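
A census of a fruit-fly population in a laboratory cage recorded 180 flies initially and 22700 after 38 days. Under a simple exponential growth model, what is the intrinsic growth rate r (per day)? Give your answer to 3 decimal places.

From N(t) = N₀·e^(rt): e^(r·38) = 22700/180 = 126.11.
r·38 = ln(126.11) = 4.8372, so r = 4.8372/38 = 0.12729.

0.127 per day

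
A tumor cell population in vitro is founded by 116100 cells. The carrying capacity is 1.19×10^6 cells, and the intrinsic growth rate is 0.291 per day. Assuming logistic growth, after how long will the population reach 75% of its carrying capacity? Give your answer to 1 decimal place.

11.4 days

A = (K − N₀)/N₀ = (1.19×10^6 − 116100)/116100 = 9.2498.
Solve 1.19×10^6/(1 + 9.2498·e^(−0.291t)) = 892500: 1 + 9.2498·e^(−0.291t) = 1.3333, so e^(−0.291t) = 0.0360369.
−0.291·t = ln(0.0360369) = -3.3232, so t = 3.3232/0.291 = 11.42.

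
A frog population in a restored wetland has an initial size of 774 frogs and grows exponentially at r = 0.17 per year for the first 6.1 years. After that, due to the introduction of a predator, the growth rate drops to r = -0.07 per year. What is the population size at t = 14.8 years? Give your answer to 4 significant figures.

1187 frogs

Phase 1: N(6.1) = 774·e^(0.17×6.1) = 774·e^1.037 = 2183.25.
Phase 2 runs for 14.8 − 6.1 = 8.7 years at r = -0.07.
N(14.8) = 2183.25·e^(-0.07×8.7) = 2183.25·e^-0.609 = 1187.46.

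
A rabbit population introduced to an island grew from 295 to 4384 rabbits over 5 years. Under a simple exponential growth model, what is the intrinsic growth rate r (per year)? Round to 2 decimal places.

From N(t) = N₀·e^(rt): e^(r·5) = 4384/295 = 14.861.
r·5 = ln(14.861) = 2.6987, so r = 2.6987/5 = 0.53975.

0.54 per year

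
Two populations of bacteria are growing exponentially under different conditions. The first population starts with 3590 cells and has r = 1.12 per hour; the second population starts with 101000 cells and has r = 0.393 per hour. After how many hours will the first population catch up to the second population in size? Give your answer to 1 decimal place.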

·····

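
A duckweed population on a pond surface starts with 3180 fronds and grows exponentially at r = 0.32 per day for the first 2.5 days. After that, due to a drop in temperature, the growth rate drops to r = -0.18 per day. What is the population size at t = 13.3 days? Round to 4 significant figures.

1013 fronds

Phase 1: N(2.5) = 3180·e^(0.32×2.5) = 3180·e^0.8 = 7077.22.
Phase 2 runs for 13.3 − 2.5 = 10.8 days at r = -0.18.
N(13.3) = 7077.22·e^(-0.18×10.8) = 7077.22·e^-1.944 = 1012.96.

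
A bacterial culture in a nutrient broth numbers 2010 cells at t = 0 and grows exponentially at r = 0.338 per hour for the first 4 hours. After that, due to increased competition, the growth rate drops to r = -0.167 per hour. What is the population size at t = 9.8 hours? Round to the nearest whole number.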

·····

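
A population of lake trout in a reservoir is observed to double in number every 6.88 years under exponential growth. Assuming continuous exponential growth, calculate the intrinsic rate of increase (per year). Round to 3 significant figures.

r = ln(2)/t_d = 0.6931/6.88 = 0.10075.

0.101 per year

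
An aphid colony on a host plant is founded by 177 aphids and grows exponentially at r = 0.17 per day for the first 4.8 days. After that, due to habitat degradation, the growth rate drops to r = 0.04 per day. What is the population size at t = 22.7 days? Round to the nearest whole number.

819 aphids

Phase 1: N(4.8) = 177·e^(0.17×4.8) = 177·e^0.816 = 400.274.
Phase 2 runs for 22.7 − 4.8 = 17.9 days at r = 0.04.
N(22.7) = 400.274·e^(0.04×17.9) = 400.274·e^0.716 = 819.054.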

·····

§ **What the exercise asks**
Filter the records for the string "hours" and copy every line that holds it.

§ **Task response**
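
Two populations of bacteria are growing exponentially under different conditions. The first population starts with 3590 cells and has r = 1.12 per hour; the second population starts with 101000 cells and has r = 0.393 per hour. After how many hours will the first population catch up to the second population in size? Give your answer to 1 decimal place.
A bacterial culture in a nutrient broth numbers 2010 cells at t = 0 and grows exponentially at r = 0.338 per hour for the first 4 hours. After that, due to increased competition, the growth rate drops to r = -0.167 per hour. What is the population size at t = 9.8 hours? Round to the nearest whole number.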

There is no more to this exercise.